PROBLEM DESCRIPTION | Output the records in full, exactly as given.

(Collected data)
▼

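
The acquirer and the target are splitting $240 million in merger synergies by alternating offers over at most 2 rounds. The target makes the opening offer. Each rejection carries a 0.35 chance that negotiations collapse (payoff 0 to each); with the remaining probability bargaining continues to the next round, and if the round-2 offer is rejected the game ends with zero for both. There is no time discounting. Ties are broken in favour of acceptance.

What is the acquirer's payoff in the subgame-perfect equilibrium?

By backward induction:
Round 2 (the acquirer proposes): rejection yields 0 for the target; the acquirer offers 0 and keeps 240.
Round 1 (the target proposes): rejecting gives the acquirer an expected 0.65 × 240 = 156. The target offers 156 and keeps 240 − 156 = 84.

156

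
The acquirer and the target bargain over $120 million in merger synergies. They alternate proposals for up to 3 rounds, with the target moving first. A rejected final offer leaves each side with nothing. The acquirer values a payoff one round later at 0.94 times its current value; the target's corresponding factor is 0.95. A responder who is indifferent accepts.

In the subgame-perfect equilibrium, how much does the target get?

Round 3 (the target proposes): rejection yields 0 for the acquirer; the target offers 0 and keeps 120.
Round 2 (the acquirer proposes): the target can get 120 next round, worth 0.95 × 120 = 114 now. The acquirer offers 114 and keeps 120 − 114 = 6.
Round 1 (the target proposes): the acquirer can get 6 next round, worth 0.94 × 6 = 5.64 now. The target offers 5.64 and keeps 120 − 5.64 = 114.36.

114.36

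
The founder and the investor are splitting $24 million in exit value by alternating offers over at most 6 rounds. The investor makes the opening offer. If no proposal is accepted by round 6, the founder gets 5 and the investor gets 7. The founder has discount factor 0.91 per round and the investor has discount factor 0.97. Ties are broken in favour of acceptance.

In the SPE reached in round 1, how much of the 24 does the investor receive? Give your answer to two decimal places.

10.71

Round 6 (the founder proposes): the investor gets 7 if talks fail, so the founder offers 7 and keeps 17.
Round 5 (the investor proposes): the founder can get 17 next round, worth 0.91 × 17 = 15.47 now. The investor offers 15.47 and keeps 24 − 15.47 = 8.53.
Round 4 (the founder proposes): the investor can get 8.53 next round, worth 0.97 × 8.53 = 8.2741 now, so the founder offers 8.2741, keeping 15.7259.
Round 3 (the investor proposes): the founder can get 15.7259 next round, worth 0.91 × 15.7259 = 14.310569 now; the investor offers that and keeps 9.689431.
Round 2 (the founder proposes): the investor can get 9.689431 next round, worth 0.97 × 9.689431 = 9.39874807 now, so the founder offers 9.39874807, keeping 14.60125193.
Round 1 (the investor proposes): the founder can get 14.60125193 next round, worth 0.91 × 14.60125193 = 13.2871392563 now, so the investor offers 13.2871392563, keeping 10.7128607437.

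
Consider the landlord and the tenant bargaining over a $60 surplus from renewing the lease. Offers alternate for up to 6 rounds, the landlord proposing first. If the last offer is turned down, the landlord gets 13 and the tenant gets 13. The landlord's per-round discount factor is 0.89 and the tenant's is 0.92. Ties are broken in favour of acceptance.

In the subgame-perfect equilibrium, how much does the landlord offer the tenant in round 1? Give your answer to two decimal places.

40.03

Round 6 (the tenant proposes): the landlord gets 13 if talks fail, so the tenant offers 13 and keeps 47.
Round 5 (the landlord proposes): the tenant can get 47 next round, worth 0.92 × 47 = 43.24 now; the landlord offers that and keeps 16.76.
Round 4 (the tenant proposes): the landlord can get 16.76 next round, worth 0.89 × 16.76 = 14.9164 now, so the tenant offers 14.9164, keeping 45.0836.
Round 3 (the landlord proposes): the tenant can get 45.0836 next round, worth 0.92 × 45.0836 = 41.476912 now. The landlord offers 41.476912 and keeps 60 − 41.476912 = 18.523088.
Round 2 (the tenant proposes): the landlord can get 18.523088 next round, worth 0.89 × 18.523088 = 16.48554832 now; the tenant offers that and keeps 43.51445168.
Round 1 (the landlord proposes): the tenant can get 43.51445168 next round, worth 0.92 × 43.51445168 = 40.0332955456 now. The landlord offers 40.0332955456 and keeps 60 − 40.0332955456 = 19.9667044544.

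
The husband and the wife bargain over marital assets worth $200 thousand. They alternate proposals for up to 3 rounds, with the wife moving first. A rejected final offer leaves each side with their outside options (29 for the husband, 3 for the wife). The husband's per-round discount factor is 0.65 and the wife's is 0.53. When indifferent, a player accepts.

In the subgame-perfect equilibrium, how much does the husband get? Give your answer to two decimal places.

By backward induction:
Round 3 (the wife proposes): the husband gets 29 if talks fail, so the wife offers 29 and keeps 171.
Round 2 (the husband proposes): the wife can get 171 next round, worth 0.53 × 171 = 90.63 now. The husband offers 90.63 and keeps 200 − 90.63 = 109.37.
Round 1 (the wife proposes): the husband can get 109.37 next round, worth 0.65 × 109.37 = 71.0905 now; the wife offers that and keeps 128.9095.

71.09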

▲

EXERCISE OUTPUT |
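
The acquirer and the target are splitting $240 million in merger synergies by alternating offers over at most 2 rounds. The target makes the opening offer. Each rejection carries a 0.35 chance that negotiations collapse (payoff 0 to each); with the remaining probability bargaining continues to the next round, and if the round-2 offer is rejected the game ends with zero for both. There is no time discounting. Ties are broken in favour of acceptance.

What is the acquirer's payoff in the subgame-perfect equilibrium?

By backward induction:
Round 2 (the acquirer proposes): rejection yields 0 for the target; the acquirer offers 0 and keeps 240.
Round 1 (the target proposes): rejecting gives the acquirer an expected 0.65 × 240 = 156. The target offers 156 and keeps 240 − 156 = 84.

156

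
The acquirer and the target bargain over $120 million in merger synergies. They alternate proposals for up to 3 rounds, with the target moving first. A rejected final offer leaves each side with nothing. The acquirer values a payoff one round later at 0.94 times its current value; the target's corresponding factor is 0.95. A responder who is indifferent accepts.

In the subgame-perfect equilibrium, how much does the target get?

Round 3 (the target proposes): rejection yields 0 for the acquirer; the target offers 0 and keeps 120.
Round 2 (the acquirer proposes): the target can get 120 next round, worth 0.95 × 120 = 114 now. The acquirer offers 114 and keeps 120 − 114 = 6.
Round 1 (the target proposes): the acquirer can get 6 next round, worth 0.94 × 6 = 5.64 now. The target offers 5.64 and keeps 120 − 5.64 = 114.36.

114.36

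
The founder and the investor are splitting $24 million in exit value by alternating offers over at most 6 rounds. The investor makes the opening offer. If no proposal is accepted by round 6, the founder gets 5 and the investor gets 7. The founder has discount factor 0.91 per round and the investor has discount factor 0.97. Ties are broken in favour of acceptance.

In the SPE reached in round 1, how much of the 24 does the investor receive? Give your answer to two decimal places.

10.71

Round 6 (the founder proposes): the investor gets 7 if talks fail, so the founder offers 7 and keeps 17.
Round 5 (the investor proposes): the founder can get 17 next round, worth 0.91 × 17 = 15.47 now. The investor offers 15.47 and keeps 24 − 15.47 = 8.53.
Round 4 (the founder proposes): the investor can get 8.53 next round, worth 0.97 × 8.53 = 8.2741 now, so the founder offers 8.2741, keeping 15.7259.
Round 3 (the investor proposes): the founder can get 15.7259 next round, worth 0.91 × 15.7259 = 14.310569 now; the investor offers that and keeps 9.689431.
Round 2 (the founder proposes): the investor can get 9.689431 next round, worth 0.97 × 9.689431 = 9.39874807 now, so the founder offers 9.39874807, keeping 14.60125193.
Round 1 (the investor proposes): the founder can get 14.60125193 next round, worth 0.91 × 14.60125193 = 13.2871392563 now, so the investor offers 13.2871392563, keeping 10.7128607437.

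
Consider the landlord and the tenant bargaining over a $60 surplus from renewing the lease. Offers alternate for up to 6 rounds, the landlord proposing first. If the last offer is turned down, the landlord gets 13 and the tenant gets 13. The landlord's per-round discount factor is 0.89 and the tenant's is 0.92. Ties are broken in favour of acceptance.

In the subgame-perfect equilibrium, how much does the landlord offer the tenant in round 1? Give your answer to two decimal places.

40.03

Round 6 (the tenant proposes): the landlord gets 13 if talks fail, so the tenant offers 13 and keeps 47.
Round 5 (the landlord proposes): the tenant can get 47 next round, worth 0.92 × 47 = 43.24 now; the landlord offers that and keeps 16.76.
Round 4 (the tenant proposes): the landlord can get 16.76 next round, worth 0.89 × 16.76 = 14.9164 now, so the tenant offers 14.9164, keeping 45.0836.
Round 3 (the landlord proposes): the tenant can get 45.0836 next round, worth 0.92 × 45.0836 = 41.476912 now. The landlord offers 41.476912 and keeps 60 − 41.476912 = 18.523088.
Round 2 (the tenant proposes): the landlord can get 18.523088 next round, worth 0.89 × 18.523088 = 16.48554832 now; the tenant offers that and keeps 43.51445168.
Round 1 (the landlord proposes): the tenant can get 43.51445168 next round, worth 0.92 × 43.51445168 = 40.0332955456 now. The landlord offers 40.0332955456 and keeps 60 − 40.0332955456 = 19.9667044544.

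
The husband and the wife bargain over marital assets worth $200 thousand. They alternate proposals for up to 3 rounds, with the wife moving first. A rejected final offer leaves each side with their outside options (29 for the husband, 3 for the wife). The husband's per-round discount factor is 0.65 and the wife's is 0.53. When indifferent, a player accepts.

In the subgame-perfect equilibrium, how much does the husband get? Give your answer to two decimal places.

By backward induction:
Round 3 (the wife proposes): the husband gets 29 if talks fail, so the wife offers 29 and keeps 171.
Round 2 (the husband proposes): the wife can get 171 next round, worth 0.53 × 171 = 90.63 now. The husband offers 90.63 and keeps 200 − 90.63 = 109.37.
Round 1 (the wife proposes): the husband can get 109.37 next round, worth 0.65 × 109.37 = 71.0905 now; the wife offers that and keeps 128.9095.

71.09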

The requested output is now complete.